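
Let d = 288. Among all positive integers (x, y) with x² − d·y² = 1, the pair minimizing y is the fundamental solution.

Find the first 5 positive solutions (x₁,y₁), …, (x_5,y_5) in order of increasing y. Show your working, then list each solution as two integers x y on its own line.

17 1
577 34
19601 1155
665857 39236
22619537 1332869

d=288: √d = [16; 1,32] (ℓ=2, even), read p_1/q_1
step 0: (16, 1)  from 16·(1,0) + (0,1)
step 1: (17, 1)  from 1·(16,1) + (1,0)
fundamental: x₁=17, y₁=1  (since 289 − 288·1 = 1)
(x_2, y_2) = (17·17 + 288·1·1, 17·1 + 1·17) = (577, 34)
(x_3, y_3) = (17·577 + 288·1·34, 17·34 + 1·577) = (19601, 1155)
(x_4, y_4) = (17·19601 + 288·1·1155, 17·1155 + 1·19601) = (665857, 39236)
(x_5, y_5) = (17·665857 + 288·1·39236, 17·39236 + 1·665857) = (22619537, 1332869)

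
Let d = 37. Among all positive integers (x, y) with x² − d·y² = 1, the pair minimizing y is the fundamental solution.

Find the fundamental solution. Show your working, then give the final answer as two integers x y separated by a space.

d=37: √d = [6; 12] (ℓ=1, odd), read p_1/q_1
a_0=6:  p_0=6·1+0=6,  q_0=6·0+1=1
a_1=12:  p_1=12·6+1=73,  q_1=12·1+0=12
fundamental: x₁=73, y₁=12  (since 5329 − 37·144 = 1)

73 12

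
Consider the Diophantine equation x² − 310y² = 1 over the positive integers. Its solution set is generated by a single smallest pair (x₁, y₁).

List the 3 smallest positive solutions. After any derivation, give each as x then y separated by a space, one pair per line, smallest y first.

√310 → a₀=17, period (1,1,1,1,5,…,1,1,34); ℓ=16 even so k=15
step 0: (17, 1)  from 17·(1,0) + (0,1)
…
step 3: (53, 3)  from 1·(35,2) + (18,1)
step 4: (88, 5)  from 1·(53,3) + (35,2)
step 5: (493, 28)  from 5·(88,5) + (53,3)
step 6: (1567, 89)  from 3·(493,28) + (88,5)
…
step 12: (181315, 10298)  from 1·(152387,8655) + (28928,1643)
step 13: (333702, 18953)  from 1·(181315,10298) + (152387,8655)
step 14: (515017, 29251)  from 1·(333702,18953) + (181315,10298)
step 15: (848719, 48204)  from 1·(515017,29251) + (333702,18953)
→ (848719, 48204).  Check: 848719²=720323940961, 310·48204²=720323940960, difference 1.
k=2:  x_2 = 848719·848719+310·48204·48204 = 1440647881921,  y_2 = 848719·48204+48204·848719 = 81823301352
k=3:  x_3 = 848719·1440647881921+310·48204·81823301352 = 2445410459391369679,  y_3 = 848719·81823301352+48204·1440647881921 = 138889981000287972

848719 48204
1440647881921 81823301352
2445410459391369679 138889981000287972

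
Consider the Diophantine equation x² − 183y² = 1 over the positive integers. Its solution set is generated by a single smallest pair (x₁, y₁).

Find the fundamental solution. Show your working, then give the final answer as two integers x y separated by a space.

√183 → a₀=13, period (1,1,8,1,1,26); ℓ=6 even so k=5
step 0: (13, 1)  from 13·(1,0) + (0,1)
step 1: (14, 1)  from 1·(13,1) + (1,0)
step 2: (27, 2)  from 1·(14,1) + (13,1)
step 3: (230, 17)  from 8·(27,2) + (14,1)
step 4: (257, 19)  from 1·(230,17) + (27,2)
step 5: (487, 36)  from 1·(257,19) + (230,17)
→ (487, 36).  Check: 487²=237169, 183·36²=237168, difference 1.

487 36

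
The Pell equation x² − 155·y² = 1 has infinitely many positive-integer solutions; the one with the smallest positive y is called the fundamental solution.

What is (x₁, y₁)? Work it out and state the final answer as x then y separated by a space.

249 20

√155 → a₀=12, period (2,4,2,24); ℓ=4 even so k=3
k=0  a_k=12  p_k/q_k = 12/1
…
k=2  a_k=4  p_k/q_k = 112/9
k=3  a_k=2  p_k/q_k = 249/20
fundamental: x₁=249, y₁=20  (since 62001 − 155·400 = 1)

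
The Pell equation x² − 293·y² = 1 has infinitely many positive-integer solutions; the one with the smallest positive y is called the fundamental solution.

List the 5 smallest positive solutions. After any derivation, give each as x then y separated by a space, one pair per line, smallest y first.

d=293: √d = [17; 8,1,1,8,34] (ℓ=5, odd), read p_9/q_9
i=0: a=17 ⇒ p=17, q=1
…
i=4: a=8 ⇒ p=2482, q=145
…
i=6: a=8 ⇒ p=679914, q=39721
…
i=8: a=1 ⇒ p=1444507, q=84389
i=9: a=8 ⇒ p=12320649, q=719780
fundamental: x₁=12320649, y₁=719780  (since 151798391781201 − 293·518083248400 = 1)
k=2:  x_2 = 12320649·12320649+293·719780·719780 = 303596783562401,  y_2 = 12320649·719780+719780·12320649 = 17736313474440
k=3:  x_3 = 12320649·303596783562401+293·719780·17736313474440 = 7481018815602612315849,  y_3 = 12320649·17736313474440+719780·303596783562401 = 437045785745090703340
k=4:  x_4 = 12320649·7481018815602612315849+293·719780·437045785745090703340 = 184342013978870716056521769601,  y_4 = 12320649·437045785745090703340+719780·7481018815602612315849 = 10769375446188914321717060880
k=5:  x_5 = 12320649·184342013978870716056521769601+293·719780·10769375446188914321717060880 = 4542426500373511536803322165613266249,  y_5 = 12320649·10769375446188914321717060880+719780·184342013978870716056521769601 = 265371389643423565052112223737518900

12320649 719780
303596783562401 17736313474440
7481018815602612315849 437045785745090703340
184342013978870716056521769601 10769375446188914321717060880
4542426500373511536803322165613266249 265371389643423565052112223737518900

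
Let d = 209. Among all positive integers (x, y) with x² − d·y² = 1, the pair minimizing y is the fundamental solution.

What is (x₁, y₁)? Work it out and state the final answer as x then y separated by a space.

46551 3220

[14; 2,5,3,2,3,5,2,28] for √209; ℓ=8 ⇒ convergent index 7
k=0  a_k=14  p_k/q_k = 14/1
k=1  a_k=2  p_k/q_k = 29/2
k=2  a_k=5  p_k/q_k = 159/11
k=3  a_k=3  p_k/q_k = 506/35
k=4  a_k=2  p_k/q_k = 1171/81
k=5  a_k=3  p_k/q_k = 4019/278
k=6  a_k=5  p_k/q_k = 21266/1471
k=7  a_k=2  p_k/q_k = 46551/3220
(x₁, y₁) = (46551, 3220);  46551² − 209·3220² = 1 ✓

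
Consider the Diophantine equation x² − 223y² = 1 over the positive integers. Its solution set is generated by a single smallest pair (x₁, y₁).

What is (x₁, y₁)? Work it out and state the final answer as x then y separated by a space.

√223 = [14; 1,13,1,28, …], period ℓ=4 (even) → k=3
k=0  a_k=14  p_k/q_k = 14/1
k=1  a_k=1  p_k/q_k = 15/1
k=2  a_k=13  p_k/q_k = 209/14
k=3  a_k=1  p_k/q_k = 224/15
→ (224, 15).  Check: 224²=50176, 223·15²=50175, difference 1.

224 15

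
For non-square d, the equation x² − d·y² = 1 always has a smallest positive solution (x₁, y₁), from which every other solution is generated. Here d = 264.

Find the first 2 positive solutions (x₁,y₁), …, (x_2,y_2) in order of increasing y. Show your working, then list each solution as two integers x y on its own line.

d=264: √d = [16; 4,32] (ℓ=2, even), read p_1/q_1
step 0: (16, 1)  from 16·(1,0) + (0,1)
step 1: (65, 4)  from 4·(16,1) + (1,0)
(x₁, y₁) = (65, 4);  65² − 264·4² = 1 ✓
k=2:  x_2 = 65·65+264·4·4 = 8449,  y_2 = 65·4+4·65 = 520

65 4
8449 520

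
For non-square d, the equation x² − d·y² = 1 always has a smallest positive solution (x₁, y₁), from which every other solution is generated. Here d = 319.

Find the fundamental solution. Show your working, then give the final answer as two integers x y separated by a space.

d=319: √d = [17; 1,6,5,1,4,…,6,1,34] (ℓ=14, even), read p_13/q_13
i=0: a=17 ⇒ p=17, q=1
i=1: a=1 ⇒ p=18, q=1
i=2: a=6 ⇒ p=125, q=7
i=3: a=5 ⇒ p=643, q=36
i=4: a=1 ⇒ p=768, q=43
…
i=6: a=3 ⇒ p=11913, q=667
…
i=10: a=1 ⇒ p=309613, q=17335
…
i=12: a=6 ⇒ p=11102899, q=621643
i=13: a=1 ⇒ p=12901780, q=722361
(x₁, y₁) = (12901780, 722361);  12901780² − 319·722361² = 1 ✓

12901780 722361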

--------

Task:
Please report every line of the listing that contains the string "infinitely".

Answer to the exercise:
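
The Pell equation x² − 155·y² = 1 has infinitely many positive-integer solutions; the one with the smallest positive y is called the fundamental solution.
The Pell equation x² − 293·y² = 1 has infinitely many positive-integer solutions; the one with the smallest positive y is called the fundamental solution.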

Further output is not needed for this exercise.